Stop after the line containing "Let r(V, U)": print each line exactly from the first line of the listing up to that point.

··· Given records

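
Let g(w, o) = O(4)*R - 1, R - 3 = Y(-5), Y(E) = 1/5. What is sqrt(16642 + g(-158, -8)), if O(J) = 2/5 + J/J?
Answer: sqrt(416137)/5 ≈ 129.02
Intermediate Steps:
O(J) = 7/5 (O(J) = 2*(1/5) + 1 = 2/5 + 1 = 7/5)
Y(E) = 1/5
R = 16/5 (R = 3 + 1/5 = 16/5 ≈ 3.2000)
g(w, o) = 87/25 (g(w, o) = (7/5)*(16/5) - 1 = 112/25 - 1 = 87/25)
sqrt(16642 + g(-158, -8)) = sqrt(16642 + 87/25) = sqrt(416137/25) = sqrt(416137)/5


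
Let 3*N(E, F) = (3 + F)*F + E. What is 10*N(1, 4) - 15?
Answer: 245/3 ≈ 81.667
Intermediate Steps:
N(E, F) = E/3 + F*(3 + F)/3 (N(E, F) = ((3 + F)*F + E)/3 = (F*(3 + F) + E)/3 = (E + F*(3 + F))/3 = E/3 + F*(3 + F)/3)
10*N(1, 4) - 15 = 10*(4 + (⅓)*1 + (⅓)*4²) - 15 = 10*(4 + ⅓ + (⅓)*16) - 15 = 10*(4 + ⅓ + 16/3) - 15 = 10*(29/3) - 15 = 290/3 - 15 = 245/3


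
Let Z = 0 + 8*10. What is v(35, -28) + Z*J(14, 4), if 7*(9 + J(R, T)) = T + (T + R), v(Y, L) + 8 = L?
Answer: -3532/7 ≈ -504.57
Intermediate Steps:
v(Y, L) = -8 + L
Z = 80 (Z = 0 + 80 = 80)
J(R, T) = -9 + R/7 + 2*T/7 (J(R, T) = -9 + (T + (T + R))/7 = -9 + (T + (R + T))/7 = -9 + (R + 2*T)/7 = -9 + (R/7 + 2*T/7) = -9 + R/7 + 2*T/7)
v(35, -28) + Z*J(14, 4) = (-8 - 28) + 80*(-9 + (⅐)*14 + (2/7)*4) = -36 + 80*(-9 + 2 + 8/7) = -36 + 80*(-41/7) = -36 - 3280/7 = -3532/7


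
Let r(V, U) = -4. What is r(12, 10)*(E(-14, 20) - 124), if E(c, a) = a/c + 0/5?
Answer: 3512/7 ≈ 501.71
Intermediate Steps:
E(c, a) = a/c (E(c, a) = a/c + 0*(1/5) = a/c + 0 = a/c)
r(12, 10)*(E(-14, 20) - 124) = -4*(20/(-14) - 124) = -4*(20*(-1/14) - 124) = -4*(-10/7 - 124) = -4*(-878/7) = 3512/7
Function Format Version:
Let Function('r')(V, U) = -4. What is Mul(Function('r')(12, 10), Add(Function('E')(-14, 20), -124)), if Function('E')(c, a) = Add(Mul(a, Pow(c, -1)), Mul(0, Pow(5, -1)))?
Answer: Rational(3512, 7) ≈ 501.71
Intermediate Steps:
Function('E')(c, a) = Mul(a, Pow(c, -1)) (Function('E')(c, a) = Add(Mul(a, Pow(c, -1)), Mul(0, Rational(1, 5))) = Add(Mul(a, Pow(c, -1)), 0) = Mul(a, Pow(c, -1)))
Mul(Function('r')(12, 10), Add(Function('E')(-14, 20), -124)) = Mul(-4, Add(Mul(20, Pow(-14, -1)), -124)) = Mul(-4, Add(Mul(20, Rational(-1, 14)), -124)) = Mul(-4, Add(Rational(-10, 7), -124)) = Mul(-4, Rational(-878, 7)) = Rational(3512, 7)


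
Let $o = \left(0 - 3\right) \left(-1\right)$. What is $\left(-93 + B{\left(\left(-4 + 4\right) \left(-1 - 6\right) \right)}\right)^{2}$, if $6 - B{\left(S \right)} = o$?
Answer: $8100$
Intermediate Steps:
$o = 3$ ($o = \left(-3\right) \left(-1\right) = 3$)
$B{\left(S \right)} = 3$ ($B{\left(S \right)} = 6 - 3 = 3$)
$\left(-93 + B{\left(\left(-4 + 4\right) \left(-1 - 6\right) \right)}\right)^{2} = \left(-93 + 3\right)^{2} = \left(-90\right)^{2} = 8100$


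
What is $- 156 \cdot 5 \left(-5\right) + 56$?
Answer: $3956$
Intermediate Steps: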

······

== Written response ==
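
Let g(w, o) = O(4)*R - 1, R - 3 = Y(-5), Y(E) = 1/5. What is sqrt(16642 + g(-158, -8)), if O(J) = 2/5 + J/J?
Answer: sqrt(416137)/5 ≈ 129.02
Intermediate Steps:
O(J) = 7/5 (O(J) = 2*(1/5) + 1 = 2/5 + 1 = 7/5)
Y(E) = 1/5
R = 16/5 (R = 3 + 1/5 = 16/5 ≈ 3.2000)
g(w, o) = 87/25 (g(w, o) = (7/5)*(16/5) - 1 = 112/25 - 1 = 87/25)
sqrt(16642 + g(-158, -8)) = sqrt(16642 + 87/25) = sqrt(416137/25) = sqrt(416137)/5


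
Let 3*N(E, F) = (3 + F)*F + E. What is 10*N(1, 4) - 15?
Answer: 245/3 ≈ 81.667
Intermediate Steps:
N(E, F) = E/3 + F*(3 + F)/3 (N(E, F) = ((3 + F)*F + E)/3 = (F*(3 + F) + E)/3 = (E + F*(3 + F))/3 = E/3 + F*(3 + F)/3)
10*N(1, 4) - 15 = 10*(4 + (⅓)*1 + (⅓)*4²) - 15 = 10*(4 + ⅓ + (⅓)*16) - 15 = 10*(4 + ⅓ + 16/3) - 15 = 10*(29/3) - 15 = 290/3 - 15 = 245/3


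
Let Z = 0 + 8*10. What is v(35, -28) + Z*J(14, 4), if 7*(9 + J(R, T)) = T + (T + R), v(Y, L) + 8 = L?
Answer: -3532/7 ≈ -504.57
Intermediate Steps:
v(Y, L) = -8 + L
Z = 80 (Z = 0 + 80 = 80)
J(R, T) = -9 + R/7 + 2*T/7 (J(R, T) = -9 + (T + (T + R))/7 = -9 + (T + (R + T))/7 = -9 + (R + 2*T)/7 = -9 + (R/7 + 2*T/7) = -9 + R/7 + 2*T/7)
v(35, -28) + Z*J(14, 4) = (-8 - 28) + 80*(-9 + (⅐)*14 + (2/7)*4) = -36 + 80*(-9 + 2 + 8/7) = -36 + 80*(-41/7) = -36 - 3280/7 = -3532/7


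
Let r(V, U) = -4. What is r(12, 10)*(E(-14, 20) - 124), if E(c, a) = a/c + 0/5?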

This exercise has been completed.